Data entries
--- START ---
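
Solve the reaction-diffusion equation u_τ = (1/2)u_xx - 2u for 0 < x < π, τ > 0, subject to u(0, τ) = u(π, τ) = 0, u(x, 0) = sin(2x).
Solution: Substitute u = exp(-2τ)w, i.e. w = exp(2τ)u.
By the product rule, u_τ = exp(-2τ)(w_τ - 2w), u_xx = exp(-2τ)w_xx.
Substituting into the PDE and dividing by exp(-2τ): w_τ - 2w = (1/2)w_xx - 2w.
The lower-order terms cancel, leaving the standard heat equation w_τ = (1/2)w_xx.
Initial data for w: w(x,0) = u(x,0) = sin(2x). The boundary conditions carry over: w(0,τ) = w(π,τ) = 0.
Solve for w:
  Using separation of variables w = X(x)T(τ):
  Eigenfunctions: sin(nx), n = 1, 2, 3, ...
  General solution: w(x, τ) = Σ c_n sin(nx) exp(-n² τ/2)
  Matching w(x,0) = sin(2x) term by term: c_2=1.
Hence w(x,τ) = exp(-2τ)sin(2x).
Transform back: u(x,τ) = exp(-2τ)w(x,τ).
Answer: u(x, τ) = exp(-4τ)sin(2x)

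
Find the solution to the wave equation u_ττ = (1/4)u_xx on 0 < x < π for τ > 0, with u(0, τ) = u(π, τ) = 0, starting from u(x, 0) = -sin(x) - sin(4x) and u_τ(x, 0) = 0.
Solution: Separating variables: u = Σ [A_n cos(ω_n τ) + B_n sin(ω_n τ)] sin(nx), ω_n = n/2. From ICs: A_1=-1, A_4=-1.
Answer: u(x, τ) = -sin(x)cos(τ/2) - sin(4x)cos(2τ)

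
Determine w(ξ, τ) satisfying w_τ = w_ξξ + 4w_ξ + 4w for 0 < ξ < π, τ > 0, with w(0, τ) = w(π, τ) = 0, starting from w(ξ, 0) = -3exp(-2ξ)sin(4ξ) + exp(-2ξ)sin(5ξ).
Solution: Substitute w = exp(-2ξ)u, i.e. u = exp(2ξ)w.
By the product rule, w_ξ = exp(-2ξ)(u_ξ - 2u), w_ξξ = exp(-2ξ)(u_ξξ - 4u_ξ + 4u), w_τ = exp(-2ξ)u_τ.
Substituting into the PDE and dividing by exp(-2ξ): u_τ = (u_ξξ - 4u_ξ + 4u) + 4(u_ξ - 2u) + 4u.
The lower-order terms cancel, leaving the standard heat equation u_τ = u_ξξ.
Initial data for u: u(ξ,0) = exp(2ξ)w(ξ,0) = -3sin(4ξ) + sin(5ξ). The boundary conditions carry over: u(0,τ) = u(π,τ) = 0.
Solve for u:
  Using separation of variables u = X(ξ)T(τ):
  Eigenfunctions: sin(nξ), n = 1, 2, 3, ...
  General solution: u(ξ, τ) = Σ c_n sin(nξ) exp(-n² τ)
  Matching u(ξ,0) = -3sin(4ξ) + sin(5ξ) term by term: c_4=-3, c_5=1.
Hence u(ξ,τ) = -3exp(-16τ)sin(4ξ) + exp(-25τ)sin(5ξ).
Transform back: w(ξ,τ) = exp(-2ξ)u(ξ,τ).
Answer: w(ξ, τ) = -3exp(-2ξ)exp(-16τ)sin(4ξ) + exp(-2ξ)exp(-25τ)sin(5ξ)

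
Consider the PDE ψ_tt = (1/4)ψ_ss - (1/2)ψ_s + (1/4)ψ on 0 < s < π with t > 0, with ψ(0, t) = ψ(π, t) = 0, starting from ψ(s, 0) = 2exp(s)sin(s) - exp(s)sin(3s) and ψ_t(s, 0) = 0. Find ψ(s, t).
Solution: Substitute ψ = exp(s)u, i.e. u = exp(-s)ψ.
By the product rule, ψ_s = exp(s)(u_s + u), ψ_ss = exp(s)(u_ss + 2u_s + u), ψ_tt = exp(s)u_tt.
Substituting into the PDE and dividing by exp(s): u_tt = (1/4)(u_ss + 2u_s + u) - (1/2)(u_s + u) + (1/4)u.
The lower-order terms cancel, leaving the standard wave equation u_tt = (1/4)u_ss.
Initial data for u: u(s,0) = exp(-s)ψ(s,0) = 2sin(s) - sin(3s); u_t(s,0) = exp(-s)ψ_t(s,0) = 0. The boundary conditions carry over: u(0,t) = u(π,t) = 0.
Solve for u:
  Using separation of variables u = X(s)T(t):
  Eigenfunctions: sin(ns), n = 1, 2, 3, ...
  General solution: u(s, t) = Σ [A_n cos(n t/2) + B_n sin(n t/2)] sin(ns)
  From u(s,0) = 2sin(s) - sin(3s): A_1=2, A_3=-1. From u_t(s,0) = 0: all B_n = 0.
Hence u(s,t) = 2sin(s)cos(t/2) - sin(3s)cos(3t/2).
Transform back: ψ(s,t) = exp(s)u(s,t).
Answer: ψ(s, t) = 2exp(s)sin(s)cos(t/2) - exp(s)sin(3s)cos(3t/2)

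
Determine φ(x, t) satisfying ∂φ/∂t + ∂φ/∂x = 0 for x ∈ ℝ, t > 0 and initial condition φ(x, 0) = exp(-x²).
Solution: By characteristics (dx/dt = 1), φ(x,t) = f(x - t) with f = φ(·, 0).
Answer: φ(x, t) = exp(-(-t + x)²)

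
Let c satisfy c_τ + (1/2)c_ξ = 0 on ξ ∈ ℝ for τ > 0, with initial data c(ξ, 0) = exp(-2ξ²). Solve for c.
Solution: By method of characteristics (waves move right with speed 1/2):
Along characteristics ξ - (1/2)τ = const, c is constant, so c(ξ,τ) = f(ξ - (1/2)τ) with f = c(·, 0).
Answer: c(ξ, τ) = exp(-2(ξ - τ/2)²)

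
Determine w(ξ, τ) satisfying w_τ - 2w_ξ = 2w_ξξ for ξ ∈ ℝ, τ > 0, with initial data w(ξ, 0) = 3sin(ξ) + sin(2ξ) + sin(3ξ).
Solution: Change to a moving frame: let η = ξ + 2τ, σ = τ and write w(ξ,τ) = u(η,σ).
By the chain rule w_τ = u_σ + 2u_η, w_ξ = u_η, w_ξξ = u_ηη.
Then w_τ - 2w_ξ = u_σ: the advection term cancels and the PDE becomes the heat equation u_σ = 2u_ηη on η ∈ ℝ.
Initial data: u(η,0) = w(η,0) = 3sin(η) + sin(2η) + sin(3η).
On η ∈ ℝ each mode satisfies (sin(nη))″ = -n² sin(nη), so exp(-2n²σ) sin(nη) solves the heat equation; by superposition u(η,σ) = Σ c_n exp(-2n²σ) sin(nη).
Reading off the coefficients: c_1=3, c_2=1, c_3=1, so u(η,σ) = 3exp(-2σ)sin(η) + exp(-8σ)sin(2η) + exp(-18σ)sin(3η).
Substituting back η = ξ + 2τ, σ = τ: w(ξ,τ) = u(ξ + 2τ, τ).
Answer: w(ξ, τ) = 3exp(-2τ)sin(ξ + 2τ) + exp(-8τ)sin(2ξ + 4τ) + exp(-18τ)sin(3ξ + 6τ)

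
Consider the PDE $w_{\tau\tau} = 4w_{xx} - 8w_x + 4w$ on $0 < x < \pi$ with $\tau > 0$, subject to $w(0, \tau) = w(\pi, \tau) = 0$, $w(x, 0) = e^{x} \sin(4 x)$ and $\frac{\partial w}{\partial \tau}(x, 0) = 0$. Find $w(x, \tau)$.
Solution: Substitute $w = e^{x}u$, i.e. $u = e^{-x}w$.
By the product rule, $w_x = e^{x}(u_x + u)$, $w_{xx} = e^{x}(u_{xx} + 2u_x + u)$, $w_{\tau\tau} = e^{x}u_{\tau\tau}$.
Substituting into the PDE and dividing by $e^{x}$: $u_{\tau\tau} = 4(u_{xx} + 2u_x + u) - 8(u_x + u) + 4u$.
The lower-order terms cancel, leaving the standard wave equation $u_{\tau\tau} = 4u_{xx}$.
Initial data for $u$: $u(x,0) = e^{-x}w(x,0) = \sin(4 x)$; $u_{\tau}(x,0) = e^{-x}w_{\tau}(x,0) = 0$. The boundary conditions carry over: $u(0,\tau) = u(\pi,\tau) = 0$.
Solve for $u$:
  Using separation of variables $u = X(x)T(\tau)$:
  Eigenfunctions: $\sin(nx)$, $n = 1, 2, 3, \ldots$
  General solution: $u(x, \tau) = \sum [A_n \cos(2n \tau) + B_n \sin(2n \tau)] \sin(nx)$
  From $u(x,0) = \sin(4 x)$: $A_4=1$. From $u_{\tau}(x,0) = 0$: all $B_n = 0$.
Hence $u(x,\tau) = \sin(4 x) \cos(8 \tau)$.
Transform back: $w(x,\tau) = e^{x}u(x,\tau)$.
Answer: $w(x, \tau) = e^{x} \sin(4 x) \cos(8 \tau)$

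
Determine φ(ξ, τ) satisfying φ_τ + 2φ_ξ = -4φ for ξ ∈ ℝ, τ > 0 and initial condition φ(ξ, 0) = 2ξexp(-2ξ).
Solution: Substitute φ = exp(-2ξ)u.
Then φ_ξ = exp(-2ξ)(u_ξ - 2u), φ_τ = exp(-2ξ)u_τ; substituting and dividing by exp(-2ξ), the lower-order terms cancel: u_τ + 2u_ξ = 0 (standard advection equation).
Data for u: u(ξ,0) = exp(2ξ)φ(ξ,0) = 2ξ.
By characteristics (dξ/dτ = 2), u(ξ,τ) = f(ξ - 2τ) with f = u(·, 0).
So u(ξ,τ) = 2ξ - 4τ, and φ(ξ,τ) = exp(-2ξ)u(ξ,τ).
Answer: φ(ξ, τ) = 2ξexp(-2ξ) - 4τexp(-2ξ)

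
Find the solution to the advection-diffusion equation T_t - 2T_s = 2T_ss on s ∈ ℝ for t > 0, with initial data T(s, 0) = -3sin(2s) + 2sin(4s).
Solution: Moving frame: η = s + 2t, σ = t, T = u(η,σ), so T_t = u_σ + 2u_η and T_ss = u_ηη.
Hence T_t - 2T_s = u_σ and the PDE becomes the heat equation u_σ = 2u_ηη on η ∈ ℝ.
Initial data: u(η,0) = T(η,0) = -3sin(2η) + 2sin(4η). Each mode sin(nη) decays as exp(-2n²σ) on ℝ, so u(η,σ) = Σ c_n exp(-2n²σ) sin(nη) with c_2=-3, c_4=2: u(η,σ) = -3exp(-8σ)sin(2η) + 2exp(-32σ)sin(4η).
Substituting back: T(s,t) = u(s + 2t, t).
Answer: T(s, t) = -3exp(-8t)sin(2s + 4t) + 2exp(-32t)sin(4s + 8t)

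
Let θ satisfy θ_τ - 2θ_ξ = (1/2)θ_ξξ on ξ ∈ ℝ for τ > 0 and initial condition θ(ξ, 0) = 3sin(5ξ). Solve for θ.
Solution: Moving frame: η = ξ + 2τ, σ = τ, θ = u(η,σ), so θ_τ = u_σ + 2u_η and θ_ξξ = u_ηη.
Hence θ_τ - 2θ_ξ = u_σ and the PDE becomes the heat equation u_σ = (1/2)u_ηη on η ∈ ℝ.
Initial data: u(η,0) = θ(η,0) = 3sin(5η). Each mode sin(nη) decays as exp(-n²σ/2) on ℝ, so u(η,σ) = Σ c_n exp(-n²σ/2) sin(nη) with c_5=3: u(η,σ) = 3exp(-25σ/2)sin(5η).
Substituting back: θ(ξ,τ) = u(ξ + 2τ, τ).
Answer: θ(ξ, τ) = 3exp(-25τ/2)sin(5ξ + 10τ)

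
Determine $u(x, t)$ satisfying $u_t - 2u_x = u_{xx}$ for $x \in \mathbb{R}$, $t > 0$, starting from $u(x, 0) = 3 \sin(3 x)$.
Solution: Change to a moving frame: let $\eta = x + 2t$, $\sigma = t$ and write $u(x,t) = w(\eta,\sigma)$.
By the chain rule $u_t = w_{\sigma} + 2w_{\eta}$, $u_x = w_{\eta}$, $u_{xx} = w_{\eta\eta}$.
Then $u_t - 2u_x = w_{\sigma}$: the advection term cancels and the PDE becomes the heat equation $w_{\sigma} = w_{\eta\eta}$ on $\eta \in \mathbb{R}$.
Initial data: $w(\eta,0) = u(\eta,0) = 3 \sin(3 \eta)$.
On $\eta \in \mathbb{R}$ each mode satisfies $(\sin(n\eta))'' = -n^2 \sin(n\eta)$, so $e^{-n^2\sigma} \sin(n\eta)$ solves the heat equation; by superposition $w(\eta,\sigma) = \sum c_n e^{-n^2\sigma} \sin(n\eta)$.
Reading off the coefficients: $c_3=3$, so $w(\eta,\sigma) = 3 e^{-9 \sigma} \sin(3 \eta)$.
Substituting back $\eta = x + 2t$, $\sigma = t$: $u(x,t) = w(x + 2t, t)$.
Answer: $u(x, t) = 3 e^{-9 t} \sin(6 t + 3 x)$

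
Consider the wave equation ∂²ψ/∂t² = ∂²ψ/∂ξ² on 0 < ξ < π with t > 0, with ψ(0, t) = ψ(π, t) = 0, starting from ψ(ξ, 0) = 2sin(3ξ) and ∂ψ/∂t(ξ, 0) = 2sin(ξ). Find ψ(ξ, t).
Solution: Separating variables: ψ = Σ [A_n cos(ω_n t) + B_n sin(ω_n t)] sin(nξ), ω_n = n. From ICs (B_n = velocity coefficient / ω_n): A_3=2, B_1=2.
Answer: ψ(ξ, t) = 2sin(t)sin(ξ) + 2sin(3ξ)cos(3t)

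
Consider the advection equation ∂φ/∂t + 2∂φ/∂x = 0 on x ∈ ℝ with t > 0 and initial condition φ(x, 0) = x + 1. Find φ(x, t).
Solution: By characteristics (dx/dt = 2), φ(x,t) = f(x - 2t) with f = φ(·, 0).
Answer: φ(x, t) = -2t + x + 1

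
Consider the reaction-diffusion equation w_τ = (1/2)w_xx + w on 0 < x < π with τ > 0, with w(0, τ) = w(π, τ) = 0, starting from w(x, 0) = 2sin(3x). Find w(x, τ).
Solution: Substitute w = exp(τ)u.
Then w_τ = exp(τ)(u_τ + u), w_xx = exp(τ)u_xx; substituting and dividing by exp(τ), the lower-order terms cancel: u_τ = (1/2)u_xx (standard heat equation).
Data for u: u(x,0) = w(x,0) = 2sin(3x). The boundary conditions carry over: u(0,τ) = u(π,τ) = 0.
Separating variables: u = Σ c_n exp(-n²τ/2) sin(nx). From u(x,0) = 2sin(3x): c_3=2.
So u(x,τ) = 2exp(-9τ/2)sin(3x), and w(x,τ) = exp(τ)u(x,τ).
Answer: w(x, τ) = 2exp(-7τ/2)sin(3x)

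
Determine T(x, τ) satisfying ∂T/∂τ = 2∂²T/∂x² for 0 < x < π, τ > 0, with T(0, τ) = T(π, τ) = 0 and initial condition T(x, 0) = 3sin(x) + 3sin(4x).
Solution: Using separation of variables T = X(x)G(τ):
Eigenfunctions: sin(nx), n = 1, 2, 3, ...
General solution: T(x, τ) = Σ c_n sin(nx) exp(-2n² τ)
Matching T(x,0) = 3sin(x) + 3sin(4x) term by term: c_1=3, c_4=3.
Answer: T(x, τ) = 3exp(-2τ)sin(x) + 3exp(-32τ)sin(4x)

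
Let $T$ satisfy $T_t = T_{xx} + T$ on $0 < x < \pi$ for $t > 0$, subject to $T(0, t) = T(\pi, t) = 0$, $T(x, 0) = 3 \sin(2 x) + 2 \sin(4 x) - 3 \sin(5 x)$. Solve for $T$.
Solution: Substitute $T = e^{t}u$.
Then $T_t = e^{t}(u_t + u)$, $T_{xx} = e^{t}u_{xx}$; substituting and dividing by $e^{t}$, the lower-order terms cancel: $u_t = u_{xx}$ (standard heat equation).
Data for $u$: $u(x,0) = T(x,0) = 3 \sin(2 x) + 2 \sin(4 x) - 3 \sin(5 x)$. The boundary conditions carry over: $u(0,t) = u(\pi,t) = 0$.
Separating variables: $u = \sum c_n e^{-n^2t} \sin(nx)$. From $u(x,0) = 3 \sin(2 x) + 2 \sin(4 x) - 3 \sin(5 x)$: $c_2=3, c_4=2, c_5=-3$.
So $u(x,t) = 3 e^{-4 t} \sin(2 x) + 2 e^{-16 t} \sin(4 x) - 3 e^{-25 t} \sin(5 x)$, and $T(x,t) = e^{t}u(x,t)$.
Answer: $T(x, t) = 3 e^{-3 t} \sin(2 x) + 2 e^{-15 t} \sin(4 x) - 3 e^{-24 t} \sin(5 x)$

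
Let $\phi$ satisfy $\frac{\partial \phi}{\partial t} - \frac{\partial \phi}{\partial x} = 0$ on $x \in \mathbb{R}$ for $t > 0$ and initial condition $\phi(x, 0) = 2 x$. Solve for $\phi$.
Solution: By method of characteristics (waves move left with speed 1):
Along characteristics $x + t =$ const, $\phi$ is constant, so $\phi(x,t) = f(x + t)$ with $f = \phi( \cdot , 0)$.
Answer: $\phi(x, t) = 2 t + 2 x$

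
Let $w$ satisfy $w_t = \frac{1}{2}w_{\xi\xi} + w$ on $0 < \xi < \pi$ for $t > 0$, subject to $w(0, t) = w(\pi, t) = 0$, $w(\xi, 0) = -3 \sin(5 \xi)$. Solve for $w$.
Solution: Substitute $w = e^{t}u$, i.e. $u = e^{-t}w$.
By the product rule, $w_t = e^{t}(u_t + u)$, $w_{\xi\xi} = e^{t}u_{\xi\xi}$.
Substituting into the PDE and dividing by $e^{t}$: $u_t + u = \frac{1}{2}u_{\xi\xi} + u$.
The lower-order terms cancel, leaving the standard heat equation $u_t = \frac{1}{2}u_{\xi\xi}$.
Initial data for $u$: $u(\xi,0) = w(\xi,0) = -3 \sin(5 \xi)$. The boundary conditions carry over: $u(0,t) = u(\pi,t) = 0$.
Solve for $u$:
  Using separation of variables $u = X(\xi)T(t)$:
  Eigenfunctions: $\sin(n\xi)$, $n = 1, 2, 3, \ldots$
  General solution: $u(\xi, t) = \sum c_n \sin(n\xi) e^{-n^2 t/2}$
  Matching $u(\xi,0) = -3 \sin(5 \xi)$ term by term: $c_5=-3$.
Hence $u(\xi,t) = -3 e^{-25 t/2} \sin(5 \xi)$.
Transform back: $w(\xi,t) = e^{t}u(\xi,t)$.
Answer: $w(\xi, t) = -3 e^{-23 t/2} \sin(5 \xi)$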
--- END ---
▸ **About this task**: From the data above, reproduce word for word the lines running from the line with "Answer: ψ(ξ, t)" to the line with "Consider the reaction-diffusion", ends included.

▸ **Answer to this exercise**:
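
Answer: ψ(ξ, t) = 2sin(t)sin(ξ) + 2sin(3ξ)cos(3t)

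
Consider the advection equation ∂φ/∂t + 2∂φ/∂x = 0 on x ∈ ℝ with t > 0 and initial condition φ(x, 0) = x + 1. Find φ(x, t).
Solution: By characteristics (dx/dt = 2), φ(x,t) = f(x - 2t) with f = φ(·, 0).
Answer: φ(x, t) = -2t + x + 1

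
Consider the reaction-diffusion equation w_τ = (1/2)w_xx + w on 0 < x < π with τ > 0, with w(0, τ) = w(π, τ) = 0, starting from w(x, 0) = 2sin(3x). Find w(x, τ).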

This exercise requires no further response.